__Stored data__
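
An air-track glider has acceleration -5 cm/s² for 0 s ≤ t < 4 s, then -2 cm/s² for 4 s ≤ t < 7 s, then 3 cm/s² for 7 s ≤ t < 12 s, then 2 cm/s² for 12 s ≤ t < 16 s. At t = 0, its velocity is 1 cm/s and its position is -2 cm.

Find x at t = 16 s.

On each constant-a segment, Δv = aΔt and Δx = v₀Δt + ½aΔt²; chain segment to segment.
0–4 s: v starts 1 cm/s; Δx = 1·4 + ½·-5·4² = -36 cm; v ends -19 cm/s.
4–7 s: v starts -19 cm/s; Δx = -19·3 + ½·-2·3² = -66 cm; v ends -25 cm/s.
7–12 s: v starts -25 cm/s; Δx = -25·5 + ½·3·5² = -87.5 cm; v ends -10 cm/s.
12–16 s: v starts -10 cm/s; Δx = -10·4 + ½·2·4² = -24 cm; v ends -2 cm/s.
x(16) = -2 + Σ Δx = -215.5 cm.

-215.5 cm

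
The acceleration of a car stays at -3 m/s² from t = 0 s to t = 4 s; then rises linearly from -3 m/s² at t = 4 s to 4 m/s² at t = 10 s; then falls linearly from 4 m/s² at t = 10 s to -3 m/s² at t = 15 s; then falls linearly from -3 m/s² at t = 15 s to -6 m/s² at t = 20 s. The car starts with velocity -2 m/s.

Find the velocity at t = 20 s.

-31 m/s

Δv equals the area under the a-t graph; then v = v₀ + Δv.
0–4 s: -3 × 4 = -12 m/s
4–10 s: ½(-3 + 4)(6) = 3 m/s
10–15 s: ½(4 + -3)(5) = 2.5 m/s
15–20 s: ½(-3 + -6)(5) = -22.5 m/s
Δv = -29 m/s, so v(20) = -2 + (-29) = -31 m/s.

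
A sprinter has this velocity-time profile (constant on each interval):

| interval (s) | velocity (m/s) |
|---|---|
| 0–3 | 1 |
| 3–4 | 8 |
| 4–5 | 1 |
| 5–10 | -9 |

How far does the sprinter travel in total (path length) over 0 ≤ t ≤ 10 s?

Distance (not displacement) is the total path length: add the absolute areas under v-t.
0–3 s: |1| × 3 = 3 m
3–4 s: |8| × 1 = 8 m
4–5 s: |1| × 1 = 1 m
5–10 s: |-9| × 5 = 45 m
Total distance = 57 m

57 m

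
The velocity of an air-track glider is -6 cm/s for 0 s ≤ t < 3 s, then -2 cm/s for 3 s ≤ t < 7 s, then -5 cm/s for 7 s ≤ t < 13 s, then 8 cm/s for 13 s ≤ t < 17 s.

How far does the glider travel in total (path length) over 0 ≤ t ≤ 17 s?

Distance (not displacement) is the total path length: add the absolute areas under v-t.
0–3 s: |-6| × 3 = 18 cm
3–7 s: |-2| × 4 = 8 cm
7–13 s: |-5| × 6 = 30 cm
13–17 s: |8| × 4 = 32 cm
Total distance = 88 cm

88 cm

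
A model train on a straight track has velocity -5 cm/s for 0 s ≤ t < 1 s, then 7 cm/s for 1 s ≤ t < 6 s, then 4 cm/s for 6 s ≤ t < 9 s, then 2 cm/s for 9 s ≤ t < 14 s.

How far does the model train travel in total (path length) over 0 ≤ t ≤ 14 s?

62 cm

Distance (not displacement) is the total path length: add the absolute areas under v-t.
0–1 s: |-5| × 1 = 5 cm
1–6 s: |7| × 5 = 35 cm
6–9 s: |4| × 3 = 12 cm
9–14 s: |2| × 5 = 10 cm
Total distance = 62 cm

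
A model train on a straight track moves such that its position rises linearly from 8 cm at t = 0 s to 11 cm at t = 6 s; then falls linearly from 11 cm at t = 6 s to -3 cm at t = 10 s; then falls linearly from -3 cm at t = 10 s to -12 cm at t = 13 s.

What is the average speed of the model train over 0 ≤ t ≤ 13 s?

Average speed = (total path length)/(elapsed time); on a piecewise-linear x-t graph the path length is Σ|Δx|.
0–6 s: |Δx| = |11 − 8| = 3 cm
6–10 s: |Δx| = |-3 − 11| = 14 cm
10–13 s: |Δx| = |-12 − -3| = 9 cm
Total path = 26 cm; average speed = 26/13 = 2 cm/s.

2 cm/s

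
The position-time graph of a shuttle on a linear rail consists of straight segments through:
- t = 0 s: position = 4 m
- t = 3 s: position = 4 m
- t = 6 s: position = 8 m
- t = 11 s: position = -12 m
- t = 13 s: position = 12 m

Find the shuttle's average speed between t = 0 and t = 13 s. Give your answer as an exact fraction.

Average speed = (total path length)/(elapsed time); on a piecewise-linear x-t graph the path length is Σ|Δx|.
0–3 s: |Δx| = |4 − 4| = 0 m
3–6 s: |Δx| = |8 − 4| = 4 m
6–11 s: |Δx| = |-12 − 8| = 20 m
11–13 s: |Δx| = |12 − -12| = 24 m
Total path = 48 m; average speed = 48/13 = 48/13 m/s.

48/13 m/s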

__Work to be completed__
Retype every record above exactly as it stands.

__Written reply__
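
An air-track glider has acceleration -5 cm/s² for 0 s ≤ t < 4 s, then -2 cm/s² for 4 s ≤ t < 7 s, then 3 cm/s² for 7 s ≤ t < 12 s, then 2 cm/s² for 12 s ≤ t < 16 s. At t = 0, its velocity is 1 cm/s and its position is -2 cm.

Find x at t = 16 s.

On each constant-a segment, Δv = aΔt and Δx = v₀Δt + ½aΔt²; chain segment to segment.
0–4 s: v starts 1 cm/s; Δx = 1·4 + ½·-5·4² = -36 cm; v ends -19 cm/s.
4–7 s: v starts -19 cm/s; Δx = -19·3 + ½·-2·3² = -66 cm; v ends -25 cm/s.
7–12 s: v starts -25 cm/s; Δx = -25·5 + ½·3·5² = -87.5 cm; v ends -10 cm/s.
12–16 s: v starts -10 cm/s; Δx = -10·4 + ½·2·4² = -24 cm; v ends -2 cm/s.
x(16) = -2 + Σ Δx = -215.5 cm.

-215.5 cm

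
The acceleration of a car stays at -3 m/s² from t = 0 s to t = 4 s; then rises linearly from -3 m/s² at t = 4 s to 4 m/s² at t = 10 s; then falls linearly from 4 m/s² at t = 10 s to -3 m/s² at t = 15 s; then falls linearly from -3 m/s² at t = 15 s to -6 m/s² at t = 20 s. The car starts with velocity -2 m/s.

Find the velocity at t = 20 s.

-31 m/s

Δv equals the area under the a-t graph; then v = v₀ + Δv.
0–4 s: -3 × 4 = -12 m/s
4–10 s: ½(-3 + 4)(6) = 3 m/s
10–15 s: ½(4 + -3)(5) = 2.5 m/s
15–20 s: ½(-3 + -6)(5) = -22.5 m/s
Δv = -29 m/s, so v(20) = -2 + (-29) = -31 m/s.

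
A sprinter has this velocity-time profile (constant on each interval):

| interval (s) | velocity (m/s) |
|---|---|
| 0–3 | 1 |
| 3–4 | 8 |
| 4–5 | 1 |
| 5–10 | -9 |

How far does the sprinter travel in total (path length) over 0 ≤ t ≤ 10 s?

Distance (not displacement) is the total path length: add the absolute areas under v-t.
0–3 s: |1| × 3 = 3 m
3–4 s: |8| × 1 = 8 m
4–5 s: |1| × 1 = 1 m
5–10 s: |-9| × 5 = 45 m
Total distance = 57 m

57 m

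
The velocity of an air-track glider is -6 cm/s for 0 s ≤ t < 3 s, then -2 cm/s for 3 s ≤ t < 7 s, then -5 cm/s for 7 s ≤ t < 13 s, then 8 cm/s for 13 s ≤ t < 17 s.

How far does the glider travel in total (path length) over 0 ≤ t ≤ 17 s?

Distance (not displacement) is the total path length: add the absolute areas under v-t.
0–3 s: |-6| × 3 = 18 cm
3–7 s: |-2| × 4 = 8 cm
7–13 s: |-5| × 6 = 30 cm
13–17 s: |8| × 4 = 32 cm
Total distance = 88 cm

88 cm

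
A model train on a straight track has velocity -5 cm/s for 0 s ≤ t < 1 s, then 7 cm/s for 1 s ≤ t < 6 s, then 4 cm/s for 6 s ≤ t < 9 s, then 2 cm/s for 9 s ≤ t < 14 s.

How far does the model train travel in total (path length) over 0 ≤ t ≤ 14 s?

62 cm

Distance (not displacement) is the total path length: add the absolute areas under v-t.
0–1 s: |-5| × 1 = 5 cm
1–6 s: |7| × 5 = 35 cm
6–9 s: |4| × 3 = 12 cm
9–14 s: |2| × 5 = 10 cm
Total distance = 62 cm

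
A model train on a straight track moves such that its position rises linearly from 8 cm at t = 0 s to 11 cm at t = 6 s; then falls linearly from 11 cm at t = 6 s to -3 cm at t = 10 s; then falls linearly from -3 cm at t = 10 s to -12 cm at t = 13 s.

What is the average speed of the model train over 0 ≤ t ≤ 13 s?

Average speed = (total path length)/(elapsed time); on a piecewise-linear x-t graph the path length is Σ|Δx|.
0–6 s: |Δx| = |11 − 8| = 3 cm
6–10 s: |Δx| = |-3 − 11| = 14 cm
10–13 s: |Δx| = |-12 − -3| = 9 cm
Total path = 26 cm; average speed = 26/13 = 2 cm/s.

2 cm/s

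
The position-time graph of a shuttle on a linear rail consists of straight segments through:
- t = 0 s: position = 4 m
- t = 3 s: position = 4 m
- t = 6 s: position = 8 m
- t = 11 s: position = -12 m
- t = 13 s: position = 12 m

Find the shuttle's average speed between t = 0 and t = 13 s. Give your answer as an exact fraction.

Average speed = (total path length)/(elapsed time); on a piecewise-linear x-t graph the path length is Σ|Δx|.
0–3 s: |Δx| = |4 − 4| = 0 m
3–6 s: |Δx| = |8 − 4| = 4 m
6–11 s: |Δx| = |-12 − 8| = 20 m
11–13 s: |Δx| = |12 − -12| = 24 m
Total path = 48 m; average speed = 48/13 = 48/13 m/s.

48/13 m/s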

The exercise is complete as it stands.